§ TASK BRIEF
A word-for-word restatement of all the records is the required answer.

§ GIVEN ENTRIES
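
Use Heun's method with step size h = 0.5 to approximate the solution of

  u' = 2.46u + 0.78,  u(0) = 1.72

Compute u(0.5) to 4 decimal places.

5.7665

Heun: k1 = f(x_n, u_n); k2 = f(x_n + h, u_n + h·k1); u_{n+1} = u_n + (h/2)·(k1 + k2).
x=0.000000, u=1.720000:
  k1 = f(0.000000, 1.720000) = 5.011200
  k2 = f(0.500000, 4.225600) = 11.174976
  u ← 1.720000 + (0.5/2)·(5.011200 + 11.174976) = 5.766544
u(0.5) ≈ 5.7665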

§ ANSWER BOX
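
Use Heun's method with step size h = 0.5 to approximate the solution of

  u' = 2.46u + 0.78,  u(0) = 1.72

Compute u(0.5) to 4 decimal places.

5.7665

Heun: k1 = f(x_n, u_n); k2 = f(x_n + h, u_n + h·k1); u_{n+1} = u_n + (h/2)·(k1 + k2).
x=0.000000, u=1.720000:
  k1 = f(0.000000, 1.720000) = 5.011200
  k2 = f(0.500000, 4.225600) = 11.174976
  u ← 1.720000 + (0.5/2)·(5.011200 + 11.174976) = 5.766544
u(0.5) ≈ 5.7665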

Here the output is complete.